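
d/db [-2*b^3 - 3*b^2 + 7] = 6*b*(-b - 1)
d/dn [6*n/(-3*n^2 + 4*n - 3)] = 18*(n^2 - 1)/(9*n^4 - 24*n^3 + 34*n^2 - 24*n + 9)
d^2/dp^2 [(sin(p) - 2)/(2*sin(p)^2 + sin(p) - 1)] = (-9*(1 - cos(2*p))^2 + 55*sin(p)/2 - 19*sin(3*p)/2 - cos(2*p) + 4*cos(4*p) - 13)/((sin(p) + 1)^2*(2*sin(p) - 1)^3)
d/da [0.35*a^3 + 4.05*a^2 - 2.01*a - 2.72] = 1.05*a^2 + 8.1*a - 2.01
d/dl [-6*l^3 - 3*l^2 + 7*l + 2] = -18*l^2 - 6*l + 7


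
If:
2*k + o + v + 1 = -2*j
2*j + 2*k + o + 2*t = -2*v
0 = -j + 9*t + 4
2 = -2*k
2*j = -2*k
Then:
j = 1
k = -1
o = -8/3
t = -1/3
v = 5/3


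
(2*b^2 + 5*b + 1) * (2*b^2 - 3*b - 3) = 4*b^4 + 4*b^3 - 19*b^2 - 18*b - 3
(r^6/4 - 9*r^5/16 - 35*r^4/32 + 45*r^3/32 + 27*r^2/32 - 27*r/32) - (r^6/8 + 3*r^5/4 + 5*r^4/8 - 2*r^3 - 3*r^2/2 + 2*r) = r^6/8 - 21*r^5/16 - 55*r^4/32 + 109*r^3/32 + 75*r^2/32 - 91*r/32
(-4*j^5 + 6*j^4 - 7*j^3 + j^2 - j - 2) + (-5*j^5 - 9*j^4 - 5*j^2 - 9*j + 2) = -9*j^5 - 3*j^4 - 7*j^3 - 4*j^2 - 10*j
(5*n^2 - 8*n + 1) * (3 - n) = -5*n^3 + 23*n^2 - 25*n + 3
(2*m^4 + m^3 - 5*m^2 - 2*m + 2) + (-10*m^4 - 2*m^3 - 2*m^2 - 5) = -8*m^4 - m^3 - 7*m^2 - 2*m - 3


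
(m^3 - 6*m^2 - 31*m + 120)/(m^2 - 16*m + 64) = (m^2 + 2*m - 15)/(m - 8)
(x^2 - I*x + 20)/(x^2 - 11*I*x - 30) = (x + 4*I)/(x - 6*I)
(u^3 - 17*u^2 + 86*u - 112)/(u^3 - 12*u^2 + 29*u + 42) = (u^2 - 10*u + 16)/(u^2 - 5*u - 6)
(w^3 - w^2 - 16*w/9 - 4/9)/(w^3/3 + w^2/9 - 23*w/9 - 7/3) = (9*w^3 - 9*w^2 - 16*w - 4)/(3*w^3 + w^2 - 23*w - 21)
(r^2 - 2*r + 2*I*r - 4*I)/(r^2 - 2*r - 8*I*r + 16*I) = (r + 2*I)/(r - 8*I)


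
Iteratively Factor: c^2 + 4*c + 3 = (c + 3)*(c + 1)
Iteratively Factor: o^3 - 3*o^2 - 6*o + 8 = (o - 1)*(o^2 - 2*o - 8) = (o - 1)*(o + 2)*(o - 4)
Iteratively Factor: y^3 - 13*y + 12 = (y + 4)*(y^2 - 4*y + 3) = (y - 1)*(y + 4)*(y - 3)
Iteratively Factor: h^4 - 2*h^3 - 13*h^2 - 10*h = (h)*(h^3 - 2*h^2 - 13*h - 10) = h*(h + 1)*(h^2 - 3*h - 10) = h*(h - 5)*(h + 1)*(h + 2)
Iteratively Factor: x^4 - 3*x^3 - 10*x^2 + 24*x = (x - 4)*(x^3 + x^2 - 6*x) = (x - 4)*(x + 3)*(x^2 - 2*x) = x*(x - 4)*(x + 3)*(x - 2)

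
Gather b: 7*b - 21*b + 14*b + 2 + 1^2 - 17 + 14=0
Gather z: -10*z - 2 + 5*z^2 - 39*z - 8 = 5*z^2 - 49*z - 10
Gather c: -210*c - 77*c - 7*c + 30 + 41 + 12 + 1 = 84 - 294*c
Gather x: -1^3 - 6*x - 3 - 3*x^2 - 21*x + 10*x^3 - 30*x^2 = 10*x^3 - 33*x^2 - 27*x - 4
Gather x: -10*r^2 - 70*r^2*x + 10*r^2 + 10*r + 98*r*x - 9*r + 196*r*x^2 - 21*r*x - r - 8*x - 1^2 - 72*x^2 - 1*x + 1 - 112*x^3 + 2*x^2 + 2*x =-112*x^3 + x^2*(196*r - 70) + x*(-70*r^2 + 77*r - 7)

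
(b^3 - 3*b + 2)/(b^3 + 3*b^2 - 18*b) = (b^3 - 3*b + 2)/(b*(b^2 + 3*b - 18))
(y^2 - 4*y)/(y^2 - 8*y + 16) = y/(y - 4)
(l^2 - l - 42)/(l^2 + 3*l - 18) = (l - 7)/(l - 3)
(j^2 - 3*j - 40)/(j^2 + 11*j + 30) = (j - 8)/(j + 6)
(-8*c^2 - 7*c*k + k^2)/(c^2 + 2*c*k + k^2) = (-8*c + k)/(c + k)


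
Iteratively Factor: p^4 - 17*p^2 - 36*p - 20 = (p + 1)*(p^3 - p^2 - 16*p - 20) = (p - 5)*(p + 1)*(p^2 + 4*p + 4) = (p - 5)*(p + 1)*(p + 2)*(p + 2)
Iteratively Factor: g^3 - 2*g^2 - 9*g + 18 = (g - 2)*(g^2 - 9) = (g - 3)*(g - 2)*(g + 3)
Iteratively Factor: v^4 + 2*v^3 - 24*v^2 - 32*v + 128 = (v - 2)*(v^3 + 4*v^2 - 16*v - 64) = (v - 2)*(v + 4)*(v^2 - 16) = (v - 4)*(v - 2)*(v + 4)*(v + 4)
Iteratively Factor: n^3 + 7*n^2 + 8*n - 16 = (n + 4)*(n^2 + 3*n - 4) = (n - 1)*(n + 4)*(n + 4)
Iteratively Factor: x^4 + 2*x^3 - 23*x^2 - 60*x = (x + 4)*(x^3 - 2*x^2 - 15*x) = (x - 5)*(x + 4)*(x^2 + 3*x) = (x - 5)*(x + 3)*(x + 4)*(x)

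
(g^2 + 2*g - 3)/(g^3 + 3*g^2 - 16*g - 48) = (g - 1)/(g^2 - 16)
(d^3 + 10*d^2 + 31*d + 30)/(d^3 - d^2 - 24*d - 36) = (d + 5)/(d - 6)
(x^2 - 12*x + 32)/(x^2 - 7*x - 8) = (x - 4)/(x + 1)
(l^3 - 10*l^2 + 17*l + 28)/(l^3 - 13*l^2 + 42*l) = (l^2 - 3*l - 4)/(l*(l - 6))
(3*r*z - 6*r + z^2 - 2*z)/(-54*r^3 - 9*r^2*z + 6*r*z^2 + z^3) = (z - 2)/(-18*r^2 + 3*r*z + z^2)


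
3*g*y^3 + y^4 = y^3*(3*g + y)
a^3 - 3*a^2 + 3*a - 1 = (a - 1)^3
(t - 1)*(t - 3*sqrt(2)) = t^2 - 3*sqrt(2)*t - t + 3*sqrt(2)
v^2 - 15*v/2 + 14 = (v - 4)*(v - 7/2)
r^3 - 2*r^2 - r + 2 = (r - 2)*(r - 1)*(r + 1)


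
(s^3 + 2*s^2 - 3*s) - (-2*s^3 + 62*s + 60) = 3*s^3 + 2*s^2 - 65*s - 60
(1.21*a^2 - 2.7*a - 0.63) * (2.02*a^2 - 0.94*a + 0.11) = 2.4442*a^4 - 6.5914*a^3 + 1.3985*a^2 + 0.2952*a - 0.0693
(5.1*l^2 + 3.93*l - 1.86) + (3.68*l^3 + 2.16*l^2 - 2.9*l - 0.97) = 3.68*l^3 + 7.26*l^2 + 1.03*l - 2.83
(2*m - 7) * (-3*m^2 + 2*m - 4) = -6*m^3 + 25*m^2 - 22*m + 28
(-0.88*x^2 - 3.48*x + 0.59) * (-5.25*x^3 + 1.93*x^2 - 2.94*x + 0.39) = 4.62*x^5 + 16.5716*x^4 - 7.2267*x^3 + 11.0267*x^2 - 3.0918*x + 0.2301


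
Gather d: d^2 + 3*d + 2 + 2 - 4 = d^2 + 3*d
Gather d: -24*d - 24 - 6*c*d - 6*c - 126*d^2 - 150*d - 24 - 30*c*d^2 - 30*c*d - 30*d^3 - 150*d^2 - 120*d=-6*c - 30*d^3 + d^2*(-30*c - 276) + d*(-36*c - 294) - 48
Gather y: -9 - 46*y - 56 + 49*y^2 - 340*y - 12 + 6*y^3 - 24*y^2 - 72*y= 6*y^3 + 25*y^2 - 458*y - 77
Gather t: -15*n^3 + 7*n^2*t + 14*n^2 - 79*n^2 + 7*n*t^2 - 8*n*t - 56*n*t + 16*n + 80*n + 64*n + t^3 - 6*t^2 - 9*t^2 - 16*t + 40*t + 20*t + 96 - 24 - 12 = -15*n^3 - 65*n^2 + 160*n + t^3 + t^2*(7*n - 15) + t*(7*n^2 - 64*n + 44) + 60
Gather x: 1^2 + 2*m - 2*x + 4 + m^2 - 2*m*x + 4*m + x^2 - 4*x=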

• **EXERCISE PROMPT**:
Once you find the line containing "(u^3 - 17*u^2", stop: reproduce exactly that line and every line of the data before it, and nothing else.

• **YOUR SOLUTION**:
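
d/db [-2*b^3 - 3*b^2 + 7] = 6*b*(-b - 1)
d/dn [6*n/(-3*n^2 + 4*n - 3)] = 18*(n^2 - 1)/(9*n^4 - 24*n^3 + 34*n^2 - 24*n + 9)
d^2/dp^2 [(sin(p) - 2)/(2*sin(p)^2 + sin(p) - 1)] = (-9*(1 - cos(2*p))^2 + 55*sin(p)/2 - 19*sin(3*p)/2 - cos(2*p) + 4*cos(4*p) - 13)/((sin(p) + 1)^2*(2*sin(p) - 1)^3)
d/da [0.35*a^3 + 4.05*a^2 - 2.01*a - 2.72] = 1.05*a^2 + 8.1*a - 2.01
d/dl [-6*l^3 - 3*l^2 + 7*l + 2] = -18*l^2 - 6*l + 7


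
If:
2*k + o + v + 1 = -2*j
2*j + 2*k + o + 2*t = -2*v
0 = -j + 9*t + 4
2 = -2*k
2*j = -2*k
Then:
j = 1
k = -1
o = -8/3
t = -1/3
v = 5/3


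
(2*b^2 + 5*b + 1) * (2*b^2 - 3*b - 3) = 4*b^4 + 4*b^3 - 19*b^2 - 18*b - 3
(r^6/4 - 9*r^5/16 - 35*r^4/32 + 45*r^3/32 + 27*r^2/32 - 27*r/32) - (r^6/8 + 3*r^5/4 + 5*r^4/8 - 2*r^3 - 3*r^2/2 + 2*r) = r^6/8 - 21*r^5/16 - 55*r^4/32 + 109*r^3/32 + 75*r^2/32 - 91*r/32
(-4*j^5 + 6*j^4 - 7*j^3 + j^2 - j - 2) + (-5*j^5 - 9*j^4 - 5*j^2 - 9*j + 2) = -9*j^5 - 3*j^4 - 7*j^3 - 4*j^2 - 10*j
(5*n^2 - 8*n + 1) * (3 - n) = -5*n^3 + 23*n^2 - 25*n + 3
(2*m^4 + m^3 - 5*m^2 - 2*m + 2) + (-10*m^4 - 2*m^3 - 2*m^2 - 5) = -8*m^4 - m^3 - 7*m^2 - 2*m - 3


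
(m^3 - 6*m^2 - 31*m + 120)/(m^2 - 16*m + 64) = (m^2 + 2*m - 15)/(m - 8)
(x^2 - I*x + 20)/(x^2 - 11*I*x - 30) = (x + 4*I)/(x - 6*I)
(u^3 - 17*u^2 + 86*u - 112)/(u^3 - 12*u^2 + 29*u + 42) = (u^2 - 10*u + 16)/(u^2 - 5*u - 6)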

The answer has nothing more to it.